ABOUT THIS EXERCISE -
In the records below, find every line with the word "grid" and copy it.

(Collected data entries)
::::::::::
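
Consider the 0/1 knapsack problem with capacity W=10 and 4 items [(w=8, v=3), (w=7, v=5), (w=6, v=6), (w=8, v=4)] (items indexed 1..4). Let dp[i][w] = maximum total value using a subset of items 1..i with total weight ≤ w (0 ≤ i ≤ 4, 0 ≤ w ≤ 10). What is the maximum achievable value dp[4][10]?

i\w   0   1   2   3   4   5   6   7   8   9  10
  0   0   0   0   0   0   0   0   0   0   0   0
  1   0   0   0   0   0   0   0   0   3   3   3
  2   0   0   0   0   0   0   0   5   5   5   5
  3   0   0   0   0   0   0   6   6   6   6   6
  4   0   0   0   0   0   0   6   6   6   6   6

6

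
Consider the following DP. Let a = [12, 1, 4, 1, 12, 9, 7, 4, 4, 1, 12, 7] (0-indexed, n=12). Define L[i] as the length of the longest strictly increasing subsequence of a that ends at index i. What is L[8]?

2

   i    0    1    2    3    4    5    6    7    8    9   10   11
a[i]   12    1    4    1   12    9    7    4    4    1   12    7
L[i]    1    1    2    1    3    3    3    2    2    1    4    3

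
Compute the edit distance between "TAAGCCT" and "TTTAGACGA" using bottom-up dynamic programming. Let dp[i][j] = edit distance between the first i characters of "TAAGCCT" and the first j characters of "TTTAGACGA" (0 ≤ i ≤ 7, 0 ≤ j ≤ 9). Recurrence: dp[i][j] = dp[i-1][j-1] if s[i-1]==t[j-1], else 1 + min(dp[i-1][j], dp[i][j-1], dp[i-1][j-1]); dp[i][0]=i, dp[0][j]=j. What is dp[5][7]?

   ''  T  T  T  A  G  A  C  G  A
''  0  1  2  3  4  5  6  7  8  9
 T  1  0  1  2  3  4  5  6  7  8
 A  2  1  1  2  2  3  4  5  6  7
 A  3  2  2  2  2  3  3  4  5  6
 G  4  3  3  3  3  2  3  4  4  5
 C  5  4  4  4  4  3  3  3  4  5
 C  6  5  5  5  5  4  4  3  4  5
 T  7  6  5  5  6  5  5  4  4  5

3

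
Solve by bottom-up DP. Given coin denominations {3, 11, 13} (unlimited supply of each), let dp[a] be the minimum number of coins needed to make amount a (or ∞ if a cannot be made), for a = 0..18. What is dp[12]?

4

 a  0  1  2  3  4  5  6  7  8  9 10 11 12 13 14 15 16 17 18
dp  0  -  -  1  -  -  2  -  -  3  -  1  4  1  2  5  2  3  6
(- denotes ∞ / unreachable)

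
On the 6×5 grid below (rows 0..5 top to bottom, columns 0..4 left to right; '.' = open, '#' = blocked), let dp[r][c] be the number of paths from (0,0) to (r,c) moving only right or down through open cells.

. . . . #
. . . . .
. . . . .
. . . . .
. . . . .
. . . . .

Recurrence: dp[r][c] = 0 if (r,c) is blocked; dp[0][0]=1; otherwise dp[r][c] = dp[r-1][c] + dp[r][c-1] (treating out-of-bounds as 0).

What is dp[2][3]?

r\c   0   1   2   3   4
  0   1   1   1   1   0
  1   1   2   3   4   4
  2   1   3   6  10  14
  3   1   4  10  20  34
  4   1   5  15  35  69
  5   1   6  21  56 125

10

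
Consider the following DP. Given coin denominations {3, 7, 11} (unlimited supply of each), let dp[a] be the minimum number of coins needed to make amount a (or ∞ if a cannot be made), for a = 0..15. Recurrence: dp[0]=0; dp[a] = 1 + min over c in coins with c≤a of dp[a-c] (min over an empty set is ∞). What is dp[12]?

 a  0  1  2  3  4  5  6  7  8  9 10 11 12 13 14 15
dp  0  -  -  1  -  -  2  1  -  3  2  1  4  3  2  5
(- denotes ∞ / unreachable)

4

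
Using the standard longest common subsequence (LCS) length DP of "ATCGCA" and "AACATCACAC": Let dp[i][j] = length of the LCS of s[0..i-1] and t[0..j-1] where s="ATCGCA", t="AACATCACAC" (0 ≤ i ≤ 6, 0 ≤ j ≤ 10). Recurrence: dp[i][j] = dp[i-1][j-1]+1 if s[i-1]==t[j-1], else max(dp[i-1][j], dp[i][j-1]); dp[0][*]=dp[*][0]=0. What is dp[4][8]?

   ''  A  A  C  A  T  C  A  C  A  C
''  0  0  0  0  0  0  0  0  0  0  0
 A  0  1  1  1  1  1  1  1  1  1  1
 T  0  1  1  1  1  2  2  2  2  2  2
 C  0  1  1  2  2  2  3  3  3  3  3
 G  0  1  1  2  2  2  3  3  3  3  3
 C  0  1  1  2  2  2  3  3  4  4  4
 A  0  1  2  2  3  3  3  4  4  5  5

3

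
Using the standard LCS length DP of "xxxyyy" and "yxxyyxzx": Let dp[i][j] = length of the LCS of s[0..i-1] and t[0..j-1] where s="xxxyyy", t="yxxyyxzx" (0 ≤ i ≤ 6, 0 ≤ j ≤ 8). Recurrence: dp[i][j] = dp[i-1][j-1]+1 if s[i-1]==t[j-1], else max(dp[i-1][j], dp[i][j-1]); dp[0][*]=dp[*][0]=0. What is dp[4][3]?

2

   ''  y  x  x  y  y  x  z  x
''  0  0  0  0  0  0  0  0  0
 x  0  0  1  1  1  1  1  1  1
 x  0  0  1  2  2  2  2  2  2
 x  0  0  1  2  2  2  3  3  3
 y  0  1  1  2  3  3  3  3  3
 y  0  1  1  2  3  4  4  4  4
 y  0  1  1  2  3  4  4  4  4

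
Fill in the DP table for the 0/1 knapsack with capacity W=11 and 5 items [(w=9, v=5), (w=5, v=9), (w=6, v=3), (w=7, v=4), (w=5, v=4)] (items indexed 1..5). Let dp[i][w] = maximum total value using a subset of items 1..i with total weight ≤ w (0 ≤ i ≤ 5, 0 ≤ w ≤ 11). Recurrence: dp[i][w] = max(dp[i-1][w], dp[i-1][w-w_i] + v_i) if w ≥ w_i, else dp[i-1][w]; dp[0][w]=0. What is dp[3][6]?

i\w   0   1   2   3   4   5   6   7   8   9  10  11
  0   0   0   0   0   0   0   0   0   0   0   0   0
  1   0   0   0   0   0   0   0   0   0   5   5   5
  2   0   0   0   0   0   9   9   9   9   9   9   9
  3   0   0   0   0   0   9   9   9   9   9   9  12
  4   0   0   0   0   0   9   9   9   9   9   9  12
  5   0   0   0   0   0   9   9   9   9   9  13  13

9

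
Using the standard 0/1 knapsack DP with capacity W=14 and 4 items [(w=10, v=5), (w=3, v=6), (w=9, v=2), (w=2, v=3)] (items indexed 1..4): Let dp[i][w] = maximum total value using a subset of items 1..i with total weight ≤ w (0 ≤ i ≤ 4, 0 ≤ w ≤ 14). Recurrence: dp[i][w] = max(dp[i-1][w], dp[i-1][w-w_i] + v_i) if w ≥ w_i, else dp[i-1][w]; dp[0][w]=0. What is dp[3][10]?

6

i\w   0   1   2   3   4   5   6   7   8   9  10  11  12  13  14
  0   0   0   0   0   0   0   0   0   0   0   0   0   0   0   0
  1   0   0   0   0   0   0   0   0   0   0   5   5   5   5   5
  2   0   0   0   6   6   6   6   6   6   6   6   6   6  11  11
  3   0   0   0   6   6   6   6   6   6   6   6   6   8  11  11
  4   0   0   3   6   6   9   9   9   9   9   9   9   9  11  11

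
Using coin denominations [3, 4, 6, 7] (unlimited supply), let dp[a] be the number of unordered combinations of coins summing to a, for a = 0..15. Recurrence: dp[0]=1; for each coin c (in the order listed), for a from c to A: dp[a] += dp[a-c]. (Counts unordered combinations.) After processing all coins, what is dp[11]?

2

after  coin     0     1     2     3     4     5     6     7     8     9    10    11    12    13    14    15
          3     1     0     0     1     0     0     1     0     0     1     0     0     1     0     0     1
          4     1     0     0     1     1     0     1     1     1     1     1     1     2     1     1     2
          6     1     0     0     1     1     0     2     1     1     2     2     1     4     2     2     4
          7     1     0     0     1     1     0     2     2     1     2     3     2     4     4     4     5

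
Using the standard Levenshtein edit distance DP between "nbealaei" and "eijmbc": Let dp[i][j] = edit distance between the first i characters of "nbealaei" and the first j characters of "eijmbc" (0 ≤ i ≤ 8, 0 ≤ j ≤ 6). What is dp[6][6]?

6

   ''  e  i  j  m  b  c
''  0  1  2  3  4  5  6
 n  1  1  2  3  4  5  6
 b  2  2  2  3  4  4  5
 e  3  2  3  3  4  5  5
 a  4  3  3  4  4  5  6
 l  5  4  4  4  5  5  6
 a  6  5  5  5  5  6  6
 e  7  6  6  6  6  6  7
 i  8  7  6  7  7  7  7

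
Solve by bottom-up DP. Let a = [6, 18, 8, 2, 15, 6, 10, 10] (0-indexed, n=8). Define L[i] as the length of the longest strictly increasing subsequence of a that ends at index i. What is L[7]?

3

   i    0    1    2    3    4    5    6    7
a[i]    6   18    8    2   15    6   10   10
L[i]    1    2    2    1    3    2    3    3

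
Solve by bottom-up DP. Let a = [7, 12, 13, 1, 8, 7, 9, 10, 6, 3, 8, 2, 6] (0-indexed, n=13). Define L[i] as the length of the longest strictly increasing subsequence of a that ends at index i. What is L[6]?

   i    0    1    2    3    4    5    6    7    8    9   10   11   12
a[i]    7   12   13    1    8    7    9   10    6    3    8    2    6
L[i]    1    2    3    1    2    2    3    4    2    2    3    2    3

3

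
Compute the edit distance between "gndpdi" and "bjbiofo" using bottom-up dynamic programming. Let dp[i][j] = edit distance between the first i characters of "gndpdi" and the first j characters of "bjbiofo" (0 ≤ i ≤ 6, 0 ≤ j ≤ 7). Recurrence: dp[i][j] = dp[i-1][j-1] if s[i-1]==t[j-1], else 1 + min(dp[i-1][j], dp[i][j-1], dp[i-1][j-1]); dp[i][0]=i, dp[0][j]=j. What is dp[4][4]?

   ''  b  j  b  i  o  f  o
''  0  1  2  3  4  5  6  7
 g  1  1  2  3  4  5  6  7
 n  2  2  2  3  4  5  6  7
 d  3  3  3  3  4  5  6  7
 p  4  4  4  4  4  5  6  7
 d  5  5  5  5  5  5  6  7
 i  6  6  6  6  5  6  6  7

4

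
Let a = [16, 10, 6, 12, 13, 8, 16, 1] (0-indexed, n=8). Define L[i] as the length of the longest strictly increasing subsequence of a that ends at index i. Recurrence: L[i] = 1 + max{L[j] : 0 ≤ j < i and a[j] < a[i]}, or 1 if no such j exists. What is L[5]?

   i    0    1    2    3    4    5    6    7
a[i]   16   10    6   12   13    8   16    1
L[i]    1    1    1    2    3    2    4    1

2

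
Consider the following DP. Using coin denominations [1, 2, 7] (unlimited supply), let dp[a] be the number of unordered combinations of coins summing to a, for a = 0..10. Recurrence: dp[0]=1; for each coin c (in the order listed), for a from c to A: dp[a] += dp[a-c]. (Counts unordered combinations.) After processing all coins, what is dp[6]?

4

after  coin     0     1     2     3     4     5     6     7     8     9    10
          1     1     1     1     1     1     1     1     1     1     1     1
          2     1     1     2     2     3     3     4     4     5     5     6
          7     1     1     2     2     3     3     4     5     6     7     8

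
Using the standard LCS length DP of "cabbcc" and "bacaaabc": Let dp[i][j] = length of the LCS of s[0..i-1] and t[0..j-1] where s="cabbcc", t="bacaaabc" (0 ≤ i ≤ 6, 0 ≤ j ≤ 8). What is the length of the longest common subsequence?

4

   ''  b  a  c  a  a  a  b  c
''  0  0  0  0  0  0  0  0  0
 c  0  0  0  1  1  1  1  1  1
 a  0  0  1  1  2  2  2  2  2
 b  0  1  1  1  2  2  2  3  3
 b  0  1  1  1  2  2  2  3  3
 c  0  1  1  2  2  2  2  3  4
 c  0  1  1  2  2  2  2  3  4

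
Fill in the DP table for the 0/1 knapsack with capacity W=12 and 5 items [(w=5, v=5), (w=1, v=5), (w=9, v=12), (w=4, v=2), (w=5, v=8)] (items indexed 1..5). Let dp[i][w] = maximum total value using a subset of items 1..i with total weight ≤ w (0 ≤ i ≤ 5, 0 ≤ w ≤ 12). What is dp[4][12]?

17

i\w   0   1   2   3   4   5   6   7   8   9  10  11  12
  0   0   0   0   0   0   0   0   0   0   0   0   0   0
  1   0   0   0   0   0   5   5   5   5   5   5   5   5
  2   0   5   5   5   5   5  10  10  10  10  10  10  10
  3   0   5   5   5   5   5  10  10  10  12  17  17  17
  4   0   5   5   5   5   7  10  10  10  12  17  17  17
  5   0   5   5   5   5   8  13  13  13  13  17  18  18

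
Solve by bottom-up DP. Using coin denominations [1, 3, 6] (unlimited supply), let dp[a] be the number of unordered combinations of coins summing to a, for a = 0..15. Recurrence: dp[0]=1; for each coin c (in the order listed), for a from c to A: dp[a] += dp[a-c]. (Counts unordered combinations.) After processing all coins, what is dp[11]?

6

after  coin     0     1     2     3     4     5     6     7     8     9    10    11    12    13    14    15
          1     1     1     1     1     1     1     1     1     1     1     1     1     1     1     1     1
          3     1     1     1     2     2     2     3     3     3     4     4     4     5     5     5     6
          6     1     1     1     2     2     2     4     4     4     6     6     6     9     9     9    12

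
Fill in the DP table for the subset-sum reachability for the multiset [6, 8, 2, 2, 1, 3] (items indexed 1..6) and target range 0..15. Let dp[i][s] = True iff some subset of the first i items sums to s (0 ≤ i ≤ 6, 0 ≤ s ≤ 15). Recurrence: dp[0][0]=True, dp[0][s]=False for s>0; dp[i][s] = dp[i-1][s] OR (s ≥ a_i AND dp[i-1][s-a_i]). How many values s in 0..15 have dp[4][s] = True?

8

i\s   0   1   2   3   4   5   6   7   8   9  10  11  12  13  14  15
  0   T   F   F   F   F   F   F   F   F   F   F   F   F   F   F   F
  1   T   F   F   F   F   F   T   F   F   F   F   F   F   F   F   F
  2   T   F   F   F   F   F   T   F   T   F   F   F   F   F   T   F
  3   T   F   T   F   F   F   T   F   T   F   T   F   F   F   T   F
  4   T   F   T   F   T   F   T   F   T   F   T   F   T   F   T   F
  5   T   T   T   T   T   T   T   T   T   T   T   T   T   T   T   T
  6   T   T   T   T   T   T   T   T   T   T   T   T   T   T   T   T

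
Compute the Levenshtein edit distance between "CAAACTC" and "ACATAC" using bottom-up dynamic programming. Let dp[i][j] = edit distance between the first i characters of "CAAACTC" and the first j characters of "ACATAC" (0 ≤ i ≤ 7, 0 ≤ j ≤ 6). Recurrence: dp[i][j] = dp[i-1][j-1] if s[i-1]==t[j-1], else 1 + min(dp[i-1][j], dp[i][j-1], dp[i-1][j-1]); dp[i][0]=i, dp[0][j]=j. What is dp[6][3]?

   ''  A  C  A  T  A  C
''  0  1  2  3  4  5  6
 C  1  1  1  2  3  4  5
 A  2  1  2  1  2  3  4
 A  3  2  2  2  2  2  3
 A  4  3  3  2  3  2  3
 C  5  4  3  3  3  3  2
 T  6  5  4  4  3  4  3
 C  7  6  5  5  4  4  4

4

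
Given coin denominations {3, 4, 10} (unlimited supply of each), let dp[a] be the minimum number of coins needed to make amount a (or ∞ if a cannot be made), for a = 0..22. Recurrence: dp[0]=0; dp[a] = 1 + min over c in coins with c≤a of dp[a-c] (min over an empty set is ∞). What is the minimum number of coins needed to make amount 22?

 a  0  1  2  3  4  5  6  7  8  9 10 11 12 13 14 15 16 17 18 19 20 21 22
dp  0  -  -  1  1  -  2  2  2  3  1  3  3  2  2  4  3  3  3  4  2  4  4
(- denotes ∞ / unreachable)

4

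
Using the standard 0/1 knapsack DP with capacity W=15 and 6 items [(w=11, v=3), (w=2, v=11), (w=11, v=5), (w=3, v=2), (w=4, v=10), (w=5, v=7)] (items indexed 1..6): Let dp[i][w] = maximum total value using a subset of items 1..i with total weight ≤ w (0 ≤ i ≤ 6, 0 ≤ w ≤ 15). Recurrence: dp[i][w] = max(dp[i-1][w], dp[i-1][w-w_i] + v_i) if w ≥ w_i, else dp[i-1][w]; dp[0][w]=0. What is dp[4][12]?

i\w   0   1   2   3   4   5   6   7   8   9  10  11  12  13  14  15
  0   0   0   0   0   0   0   0   0   0   0   0   0   0   0   0   0
  1   0   0   0   0   0   0   0   0   0   0   0   3   3   3   3   3
  2   0   0  11  11  11  11  11  11  11  11  11  11  11  14  14  14
  3   0   0  11  11  11  11  11  11  11  11  11  11  11  16  16  16
  4   0   0  11  11  11  13  13  13  13  13  13  13  13  16  16  16
  5   0   0  11  11  11  13  21  21  21  23  23  23  23  23  23  23
  6   0   0  11  11  11  13  21  21  21  23  23  28  28  28  30  30

13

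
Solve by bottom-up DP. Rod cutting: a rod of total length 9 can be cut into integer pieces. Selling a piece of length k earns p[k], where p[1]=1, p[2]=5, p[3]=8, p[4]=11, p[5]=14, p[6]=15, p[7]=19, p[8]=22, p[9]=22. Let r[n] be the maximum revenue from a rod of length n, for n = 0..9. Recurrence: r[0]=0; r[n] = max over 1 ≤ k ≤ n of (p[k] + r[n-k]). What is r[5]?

14

   n    0    1    2    3    4    5    6    7    8    9
r[n]    0    1    5    8   11   14   16   19   22   25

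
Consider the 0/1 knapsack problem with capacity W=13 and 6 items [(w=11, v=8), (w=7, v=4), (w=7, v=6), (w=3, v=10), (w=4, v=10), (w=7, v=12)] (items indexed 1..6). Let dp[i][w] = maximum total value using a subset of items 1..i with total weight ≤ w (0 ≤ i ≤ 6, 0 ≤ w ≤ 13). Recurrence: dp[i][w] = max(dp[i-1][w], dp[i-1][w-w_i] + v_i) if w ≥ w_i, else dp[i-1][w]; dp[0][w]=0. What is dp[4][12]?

i\w   0   1   2   3   4   5   6   7   8   9  10  11  12  13
  0   0   0   0   0   0   0   0   0   0   0   0   0   0   0
  1   0   0   0   0   0   0   0   0   0   0   0   8   8   8
  2   0   0   0   0   0   0   0   4   4   4   4   8   8   8
  3   0   0   0   0   0   0   0   6   6   6   6   8   8   8
  4   0   0   0  10  10  10  10  10  10  10  16  16  16  16
  5   0   0   0  10  10  10  10  20  20  20  20  20  20  20
  6   0   0   0  10  10  10  10  20  20  20  22  22  22  22

16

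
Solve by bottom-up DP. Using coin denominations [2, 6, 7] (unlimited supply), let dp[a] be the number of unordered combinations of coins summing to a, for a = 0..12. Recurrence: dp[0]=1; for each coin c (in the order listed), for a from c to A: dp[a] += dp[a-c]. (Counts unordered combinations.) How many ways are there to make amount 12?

3

after  coin     0     1     2     3     4     5     6     7     8     9    10    11    12
          2     1     0     1     0     1     0     1     0     1     0     1     0     1
          6     1     0     1     0     1     0     2     0     2     0     2     0     3
          7     1     0     1     0     1     0     2     1     2     1     2     1     3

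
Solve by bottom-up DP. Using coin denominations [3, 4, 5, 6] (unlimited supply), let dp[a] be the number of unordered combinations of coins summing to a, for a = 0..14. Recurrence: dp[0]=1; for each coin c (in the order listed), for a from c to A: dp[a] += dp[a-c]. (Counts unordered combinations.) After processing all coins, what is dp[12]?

after  coin     0     1     2     3     4     5     6     7     8     9    10    11    12    13    14
          3     1     0     0     1     0     0     1     0     0     1     0     0     1     0     0
          4     1     0     0     1     1     0     1     1     1     1     1     1     2     1     1
          5     1     0     0     1     1     1     1     1     2     2     2     2     3     3     3
          6     1     0     0     1     1     1     2     1     2     3     3     3     5     4     5

5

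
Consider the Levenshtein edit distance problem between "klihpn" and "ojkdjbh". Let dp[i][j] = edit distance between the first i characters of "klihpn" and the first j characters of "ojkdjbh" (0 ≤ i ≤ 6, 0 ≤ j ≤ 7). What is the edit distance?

7

   ''  o  j  k  d  j  b  h
''  0  1  2  3  4  5  6  7
 k  1  1  2  2  3  4  5  6
 l  2  2  2  3  3  4  5  6
 i  3  3  3  3  4  4  5  6
 h  4  4  4  4  4  5  5  5
 p  5  5  5  5  5  5  6  6
 n  6  6  6  6  6  6  6  7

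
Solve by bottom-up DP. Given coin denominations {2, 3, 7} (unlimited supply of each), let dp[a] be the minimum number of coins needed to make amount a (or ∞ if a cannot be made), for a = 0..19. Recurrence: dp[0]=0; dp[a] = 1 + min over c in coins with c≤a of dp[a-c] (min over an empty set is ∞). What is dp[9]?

 a  0  1  2  3  4  5  6  7  8  9 10 11 12 13 14 15 16 17 18 19
dp  0  -  1  1  2  2  2  1  3  2  2  3  3  3  2  4  3  3  4  4
(- denotes ∞ / unreachable)

2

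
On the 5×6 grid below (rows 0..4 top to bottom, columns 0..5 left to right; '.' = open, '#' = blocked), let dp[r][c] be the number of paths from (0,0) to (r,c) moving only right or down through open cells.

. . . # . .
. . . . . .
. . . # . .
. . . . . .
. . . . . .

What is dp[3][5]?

19

r\c   0   1   2   3   4   5
  0   1   1   1   0   0   0
  1   1   2   3   3   3   3
  2   1   3   6   0   3   6
  3   1   4  10  10  13  19
  4   1   5  15  25  38  57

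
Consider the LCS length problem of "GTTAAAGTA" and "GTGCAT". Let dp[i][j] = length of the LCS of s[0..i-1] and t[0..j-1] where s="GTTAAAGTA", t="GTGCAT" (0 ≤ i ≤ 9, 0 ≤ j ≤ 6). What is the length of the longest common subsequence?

4

   ''  G  T  G  C  A  T
''  0  0  0  0  0  0  0
 G  0  1  1  1  1  1  1
 T  0  1  2  2  2  2  2
 T  0  1  2  2  2  2  3
 A  0  1  2  2  2  3  3
 A  0  1  2  2  2  3  3
 A  0  1  2  2  2  3  3
 G  0  1  2  3  3  3  3
 T  0  1  2  3  3  3  4
 A  0  1  2  3  3  4  4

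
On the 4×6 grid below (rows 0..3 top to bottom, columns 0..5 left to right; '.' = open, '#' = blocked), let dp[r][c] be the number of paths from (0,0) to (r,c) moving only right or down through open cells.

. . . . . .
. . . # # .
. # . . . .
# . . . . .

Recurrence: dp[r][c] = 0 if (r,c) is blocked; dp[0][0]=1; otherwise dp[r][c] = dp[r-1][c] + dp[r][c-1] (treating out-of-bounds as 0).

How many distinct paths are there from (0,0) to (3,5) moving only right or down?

13

r\c   0   1   2   3   4   5
  0   1   1   1   1   1   1
  1   1   2   3   0   0   1
  2   1   0   3   3   3   4
  3   0   0   3   6   9  13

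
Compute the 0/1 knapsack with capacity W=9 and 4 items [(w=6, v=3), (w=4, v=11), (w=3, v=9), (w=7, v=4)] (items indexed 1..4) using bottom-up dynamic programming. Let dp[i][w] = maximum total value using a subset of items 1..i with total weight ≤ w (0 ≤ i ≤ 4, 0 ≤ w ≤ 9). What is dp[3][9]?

20

i\w   0   1   2   3   4   5   6   7   8   9
  0   0   0   0   0   0   0   0   0   0   0
  1   0   0   0   0   0   0   3   3   3   3
  2   0   0   0   0  11  11  11  11  11  11
  3   0   0   0   9  11  11  11  20  20  20
  4   0   0   0   9  11  11  11  20  20  20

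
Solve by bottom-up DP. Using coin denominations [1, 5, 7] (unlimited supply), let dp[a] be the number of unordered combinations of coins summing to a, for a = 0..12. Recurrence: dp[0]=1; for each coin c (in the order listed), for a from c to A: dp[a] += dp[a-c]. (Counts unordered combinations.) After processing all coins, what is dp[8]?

3

after  coin     0     1     2     3     4     5     6     7     8     9    10    11    12
          1     1     1     1     1     1     1     1     1     1     1     1     1     1
          5     1     1     1     1     1     2     2     2     2     2     3     3     3
          7     1     1     1     1     1     2     2     3     3     3     4     4     5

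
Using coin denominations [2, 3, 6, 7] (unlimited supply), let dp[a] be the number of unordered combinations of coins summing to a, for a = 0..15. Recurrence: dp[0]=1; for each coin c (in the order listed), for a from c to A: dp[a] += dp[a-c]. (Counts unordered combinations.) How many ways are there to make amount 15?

after  coin     0     1     2     3     4     5     6     7     8     9    10    11    12    13    14    15
          2     1     0     1     0     1     0     1     0     1     0     1     0     1     0     1     0
          3     1     0     1     1     1     1     2     1     2     2     2     2     3     2     3     3
          6     1     0     1     1     1     1     3     1     3     3     3     3     6     3     6     6
          7     1     0     1     1     1     1     3     2     3     4     4     4     7     6     8     9

9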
::::::::::
THE COMPLETED TASK -
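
On the 6×5 grid below (rows 0..5 top to bottom, columns 0..4 left to right; '.' = open, '#' = blocked), let dp[r][c] be the number of paths from (0,0) to (r,c) moving only right or down through open cells.
On the 5×6 grid below (rows 0..4 top to bottom, columns 0..5 left to right; '.' = open, '#' = blocked), let dp[r][c] be the number of paths from (0,0) to (r,c) moving only right or down through open cells.
On the 4×6 grid below (rows 0..3 top to bottom, columns 0..5 left to right; '.' = open, '#' = blocked), let dp[r][c] be the number of paths from (0,0) to (r,c) moving only right or down through open cells.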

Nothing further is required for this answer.